DESCRIPTION OF THE TASK. Look through the entries and count each line that includes the string "Function". Reply with the number alone.

Stored items.
━━━━━━━━━━━━━━━━━━━━━━━━━━━━━━

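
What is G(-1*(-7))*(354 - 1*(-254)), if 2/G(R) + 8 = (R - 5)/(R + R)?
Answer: -8512/55 ≈ -154.76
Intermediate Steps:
G(R) = 2/(-8 + (-5 + R)/(2*R)) (G(R) = 2/(-8 + (R - 5)/(R + R)) = 2/(-8 + (-5 + R)/((2*R))) = 2/(-8 + (-5 + R)*(1/(2*R))) = 2/(-8 + (-5 + R)/(2*R)))
G(-1*(-7))*(354 - 1*(-254)) = (-4*(-1*(-7))/(5 + 15*(-1*(-7))))*(354 - 1*(-254)) = (-4*7/(5 + 15*7))*(354 + 254) = -4*7/(5 + 105)*608 = -4*7/110*608 = -4*7*1/110*608 = -14/55*608 = -8512/55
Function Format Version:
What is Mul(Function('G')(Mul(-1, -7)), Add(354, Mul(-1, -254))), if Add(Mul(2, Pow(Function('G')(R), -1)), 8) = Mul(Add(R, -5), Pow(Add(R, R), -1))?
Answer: Rational(-8512, 55) ≈ -154.76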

━━━━━━━━━━━━━━━━━━━━━━━━━━━━━━

RESULT FOR THIS EXERCISE. 2